(Stored items)
= Beginning of Section =
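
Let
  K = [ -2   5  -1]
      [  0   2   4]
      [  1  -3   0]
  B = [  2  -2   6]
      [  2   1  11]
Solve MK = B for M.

K is on the right of M, so right-multiply by K⁻¹: M = BK⁻¹.
det K = -2, so K⁻¹ = [[-6, -3/2, -11], [-2, -1/2, -4], [1, 1/2, 2]].
M = BK⁻¹ = [[2, -2, 6], [2, 1, 11]] · [[-6, -3/2, -11], [-2, -1/2, -4], [1, 1/2, 2]] = [[-2, 1, -2], [-3, 2, -4]].

M = [[-2, 1, -2], [-3, 2, -4]]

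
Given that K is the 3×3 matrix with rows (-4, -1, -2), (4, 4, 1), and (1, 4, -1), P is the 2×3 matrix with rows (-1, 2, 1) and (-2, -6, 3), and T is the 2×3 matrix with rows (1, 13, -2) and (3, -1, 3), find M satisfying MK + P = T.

MK = T − P = [[2, 11, -3], [5, 5, 0]].
Right-multiplying both sides by K⁻¹ gives M = (T − P)K⁻¹.
det K = 3; the adjugate gives K⁻¹ = [[-8/3, -3, 7/3], [5/3, 2, -4/3], [4, 5, -4]].
M = (T − P)K⁻¹ = [[1, 1, 2], [-5, -5, 5]].

M = [[1, 1, 2], [-5, -5, 5]]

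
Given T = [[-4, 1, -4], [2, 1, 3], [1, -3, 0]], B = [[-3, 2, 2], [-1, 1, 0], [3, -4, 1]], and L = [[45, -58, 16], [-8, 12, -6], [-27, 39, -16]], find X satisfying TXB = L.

Left-multiply by T⁻¹ and right-multiply by B⁻¹: X = T⁻¹LB⁻¹.
det T = -5; the adjugate gives T⁻¹ = [[-9/5, -12/5, -7/5], [-3/5, -4/5, -4/5], [7/5, 11/5, 6/5]].
det B = 1; the adjugate gives B⁻¹ = [[1, -10, -2], [1, -9, -2], [1, -6, -1]].
T⁻¹L = [[-24, 21, 8], [1, -6, 8], [13, -8, -10]].
X = (T⁻¹L)B⁻¹ = [[5, 3, -2], [3, -4, 2], [-5, 2, 0]].

X = [[5, 3, -2], [3, -4, 2], [-5, 2, 0]]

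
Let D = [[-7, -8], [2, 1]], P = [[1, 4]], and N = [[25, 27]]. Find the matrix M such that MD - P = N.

M = [[-4, -1]]

MD = N + P = [[26, 31]].
Since D sits to the right of M, M = (N + P)D⁻¹.
det D = 9; the adjugate gives D⁻¹ = [[1/9, 8/9], [-2/9, -7/9]].
M = (N + P)D⁻¹ = [[-4, -1]].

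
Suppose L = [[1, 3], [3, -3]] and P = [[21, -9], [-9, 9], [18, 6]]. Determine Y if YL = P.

Right-multiplying both sides by L⁻¹ gives Y = PL⁻¹.
L has determinant -12; L⁻¹ = [[1/4, 1/4], [1/4, -1/12]].
Y = PL⁻¹ = [[21, -9], [-9, 9], [18, 6]] · [[1/4, 1/4], [1/4, -1/12]] = [[3, 6], [0, -3], [6, 4]].

Y = [[3, 6], [0, -3], [6, 4]]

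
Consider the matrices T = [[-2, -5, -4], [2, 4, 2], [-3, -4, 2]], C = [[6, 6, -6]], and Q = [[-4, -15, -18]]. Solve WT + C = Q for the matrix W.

W = [[1, -4, 0]]

WT = Q − C = [[-10, -21, -12]].
T is on the right of W, so right-multiply by T⁻¹: W = (Q − C)T⁻¹.
det T = 2, so T⁻¹ = [[8, 13, 3], [-5, -8, -2], [2, 7/2, 1]].
W = (Q − C)T⁻¹ = [[1, -4, 0]].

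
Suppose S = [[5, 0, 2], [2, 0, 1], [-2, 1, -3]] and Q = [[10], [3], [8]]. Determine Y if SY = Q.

Y = [[4], [1], [-5]]

Since S multiplies Y on the left, Y = S⁻¹Q.
S has determinant -1; S⁻¹ = [[1, -2, 0], [-4, 11, 1], [-2, 5, 0]].
Y = S⁻¹Q = [[1, -2, 0], [-4, 11, 1], [-2, 5, 0]] · [[10], [3], [8]] = [[4], [1], [-5]].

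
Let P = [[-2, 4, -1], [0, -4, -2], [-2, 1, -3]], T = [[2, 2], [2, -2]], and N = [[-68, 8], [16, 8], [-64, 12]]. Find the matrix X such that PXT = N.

Left-multiply by P⁻¹ and right-multiply by T⁻¹: X = P⁻¹NT⁻¹.
P has determinant -4; P⁻¹ = [[-7/2, -11/4, 3], [-1, -1, 1], [2, 3/2, -2]].
det T = -8; the adjugate gives T⁻¹ = [[1/4, 1/4], [1/4, -1/4]].
P⁻¹N = [[2, -14], [-12, -4], [16, 4]].
X = (P⁻¹N)T⁻¹ = [[-3, 4], [-4, -2], [5, 3]].

X = [[-3, 4], [-4, -2], [5, 3]]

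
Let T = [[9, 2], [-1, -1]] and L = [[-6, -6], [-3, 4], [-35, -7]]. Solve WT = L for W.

Since T sits to the right of W, W = LT⁻¹.
T has determinant -7; T⁻¹ = [[1/7, 2/7], [-1/7, -9/7]].
W = LT⁻¹ = [[-6, -6], [-3, 4], [-35, -7]] · [[1/7, 2/7], [-1/7, -9/7]] = [[0, 6], [-1, -6], [-4, -1]].

W = [[0, 6], [-1, -6], [-4, -1]]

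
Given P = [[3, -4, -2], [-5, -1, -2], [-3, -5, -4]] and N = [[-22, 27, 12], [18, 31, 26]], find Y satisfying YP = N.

P is on the right of Y, so right-multiply by P⁻¹: Y = NP⁻¹.
P has determinant -6; P⁻¹ = [[1, 1, -1], [7/3, 3, -8/3], [-11/3, -9/2, 23/6]].
Y = NP⁻¹ = [[-22, 27, 12], [18, 31, 26]] · [[1, 1, -1], [7/3, 3, -8/3], [-11/3, -9/2, 23/6]] = [[-3, 5, -4], [-5, -6, -1]].

Y = [[-3, 5, -4], [-5, -6, -1]]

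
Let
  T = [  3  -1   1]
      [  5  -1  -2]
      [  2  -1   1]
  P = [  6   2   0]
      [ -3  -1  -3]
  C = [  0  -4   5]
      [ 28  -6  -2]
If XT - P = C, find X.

XT = C + P = [[6, -2, 5], [25, -7, -5]].
Right-multiplying both sides by T⁻¹ gives X = (C + P)T⁻¹.
det T = -3; the adjugate gives T⁻¹ = [[1, 0, -1], [3, -1/3, -11/3], [1, -1/3, -2/3]].
X = (C + P)T⁻¹ = [[5, -1, -2], [-1, 4, 4]].

X = [[5, -1, -2], [-1, 4, 4]]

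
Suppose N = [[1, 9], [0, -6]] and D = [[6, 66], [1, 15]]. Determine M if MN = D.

N is on the right of M, so right-multiply by N⁻¹: M = DN⁻¹.
det N = -6, so N⁻¹ = [[1, 3/2], [0, -1/6]].
M = DN⁻¹ = [[6, 66], [1, 15]] · [[1, 3/2], [0, -1/6]] = [[6, -2], [1, -1]].

M = [[6, -2], [1, -1]]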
= End of Section =
*WHAT YOU HAVE TO DO*
Every record must be set down again exactly.

*RESPONSE TO THIS EXERCISE*
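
Let
  K = [ -2   5  -1]
      [  0   2   4]
      [  1  -3   0]
  B = [  2  -2   6]
      [  2   1  11]
Solve MK = B for M.

K is on the right of M, so right-multiply by K⁻¹: M = BK⁻¹.
det K = -2, so K⁻¹ = [[-6, -3/2, -11], [-2, -1/2, -4], [1, 1/2, 2]].
M = BK⁻¹ = [[2, -2, 6], [2, 1, 11]] · [[-6, -3/2, -11], [-2, -1/2, -4], [1, 1/2, 2]] = [[-2, 1, -2], [-3, 2, -4]].

M = [[-2, 1, -2], [-3, 2, -4]]

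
Given that K is the 3×3 matrix with rows (-4, -1, -2), (4, 4, 1), and (1, 4, -1), P is the 2×3 matrix with rows (-1, 2, 1) and (-2, -6, 3), and T is the 2×3 matrix with rows (1, 13, -2) and (3, -1, 3), find M satisfying MK + P = T.

MK = T − P = [[2, 11, -3], [5, 5, 0]].
Right-multiplying both sides by K⁻¹ gives M = (T − P)K⁻¹.
det K = 3; the adjugate gives K⁻¹ = [[-8/3, -3, 7/3], [5/3, 2, -4/3], [4, 5, -4]].
M = (T − P)K⁻¹ = [[1, 1, 2], [-5, -5, 5]].

M = [[1, 1, 2], [-5, -5, 5]]

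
Given T = [[-4, 1, -4], [2, 1, 3], [1, -3, 0]], B = [[-3, 2, 2], [-1, 1, 0], [3, -4, 1]], and L = [[45, -58, 16], [-8, 12, -6], [-27, 39, -16]], find X satisfying TXB = L.

Left-multiply by T⁻¹ and right-multiply by B⁻¹: X = T⁻¹LB⁻¹.
det T = -5; the adjugate gives T⁻¹ = [[-9/5, -12/5, -7/5], [-3/5, -4/5, -4/5], [7/5, 11/5, 6/5]].
det B = 1; the adjugate gives B⁻¹ = [[1, -10, -2], [1, -9, -2], [1, -6, -1]].
T⁻¹L = [[-24, 21, 8], [1, -6, 8], [13, -8, -10]].
X = (T⁻¹L)B⁻¹ = [[5, 3, -2], [3, -4, 2], [-5, 2, 0]].

X = [[5, 3, -2], [3, -4, 2], [-5, 2, 0]]

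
Let D = [[-7, -8], [2, 1]], P = [[1, 4]], and N = [[25, 27]]. Find the matrix M such that MD - P = N.

M = [[-4, -1]]

MD = N + P = [[26, 31]].
Since D sits to the right of M, M = (N + P)D⁻¹.
det D = 9; the adjugate gives D⁻¹ = [[1/9, 8/9], [-2/9, -7/9]].
M = (N + P)D⁻¹ = [[-4, -1]].

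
Suppose L = [[1, 3], [3, -3]] and P = [[21, -9], [-9, 9], [18, 6]]. Determine Y if YL = P.

Right-multiplying both sides by L⁻¹ gives Y = PL⁻¹.
L has determinant -12; L⁻¹ = [[1/4, 1/4], [1/4, -1/12]].
Y = PL⁻¹ = [[21, -9], [-9, 9], [18, 6]] · [[1/4, 1/4], [1/4, -1/12]] = [[3, 6], [0, -3], [6, 4]].

Y = [[3, 6], [0, -3], [6, 4]]

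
Consider the matrices T = [[-2, -5, -4], [2, 4, 2], [-3, -4, 2]], C = [[6, 6, -6]], and Q = [[-4, -15, -18]]. Solve WT + C = Q for the matrix W.

W = [[1, -4, 0]]

WT = Q − C = [[-10, -21, -12]].
T is on the right of W, so right-multiply by T⁻¹: W = (Q − C)T⁻¹.
det T = 2, so T⁻¹ = [[8, 13, 3], [-5, -8, -2], [2, 7/2, 1]].
W = (Q − C)T⁻¹ = [[1, -4, 0]].

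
Suppose S = [[5, 0, 2], [2, 0, 1], [-2, 1, -3]] and Q = [[10], [3], [8]]. Determine Y if SY = Q.

Y = [[4], [1], [-5]]

Since S multiplies Y on the left, Y = S⁻¹Q.
S has determinant -1; S⁻¹ = [[1, -2, 0], [-4, 11, 1], [-2, 5, 0]].
Y = S⁻¹Q = [[1, -2, 0], [-4, 11, 1], [-2, 5, 0]] · [[10], [3], [8]] = [[4], [1], [-5]].

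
Let P = [[-2, 4, -1], [0, -4, -2], [-2, 1, -3]], T = [[2, 2], [2, -2]], and N = [[-68, 8], [16, 8], [-64, 12]]. Find the matrix X such that PXT = N.

Left-multiply by P⁻¹ and right-multiply by T⁻¹: X = P⁻¹NT⁻¹.
P has determinant -4; P⁻¹ = [[-7/2, -11/4, 3], [-1, -1, 1], [2, 3/2, -2]].
det T = -8; the adjugate gives T⁻¹ = [[1/4, 1/4], [1/4, -1/4]].
P⁻¹N = [[2, -14], [-12, -4], [16, 4]].
X = (P⁻¹N)T⁻¹ = [[-3, 4], [-4, -2], [5, 3]].

X = [[-3, 4], [-4, -2], [5, 3]]

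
Let T = [[9, 2], [-1, -1]] and L = [[-6, -6], [-3, 4], [-35, -7]]. Solve WT = L for W.

Since T sits to the right of W, W = LT⁻¹.
T has determinant -7; T⁻¹ = [[1/7, 2/7], [-1/7, -9/7]].
W = LT⁻¹ = [[-6, -6], [-3, 4], [-35, -7]] · [[1/7, 2/7], [-1/7, -9/7]] = [[0, 6], [-1, -6], [-4, -1]].

W = [[0, 6], [-1, -6], [-4, -1]]

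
Given P = [[3, -4, -2], [-5, -1, -2], [-3, -5, -4]] and N = [[-22, 27, 12], [18, 31, 26]], find Y satisfying YP = N.

P is on the right of Y, so right-multiply by P⁻¹: Y = NP⁻¹.
P has determinant -6; P⁻¹ = [[1, 1, -1], [7/3, 3, -8/3], [-11/3, -9/2, 23/6]].
Y = NP⁻¹ = [[-22, 27, 12], [18, 31, 26]] · [[1, 1, -1], [7/3, 3, -8/3], [-11/3, -9/2, 23/6]] = [[-3, 5, -4], [-5, -6, -1]].

Y = [[-3, 5, -4], [-5, -6, -1]]

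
Let
  T = [  3  -1   1]
      [  5  -1  -2]
      [  2  -1   1]
  P = [  6   2   0]
      [ -3  -1  -3]
  C = [  0  -4   5]
      [ 28  -6  -2]
If XT - P = C, find X.

XT = C + P = [[6, -2, 5], [25, -7, -5]].
Right-multiplying both sides by T⁻¹ gives X = (C + P)T⁻¹.
det T = -3; the adjugate gives T⁻¹ = [[1, 0, -1], [3, -1/3, -11/3], [1, -1/3, -2/3]].
X = (C + P)T⁻¹ = [[5, -1, -2], [-1, 4, 4]].

X = [[5, -1, -2], [-1, 4, 4]]

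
Suppose N = [[1, 9], [0, -6]] and D = [[6, 66], [1, 15]]. Determine M if MN = D.

N is on the right of M, so right-multiply by N⁻¹: M = DN⁻¹.
det N = -6, so N⁻¹ = [[1, 3/2], [0, -1/6]].
M = DN⁻¹ = [[6, 66], [1, 15]] · [[1, 3/2], [0, -1/6]] = [[6, -2], [1, -1]].

M = [[6, -2], [1, -1]]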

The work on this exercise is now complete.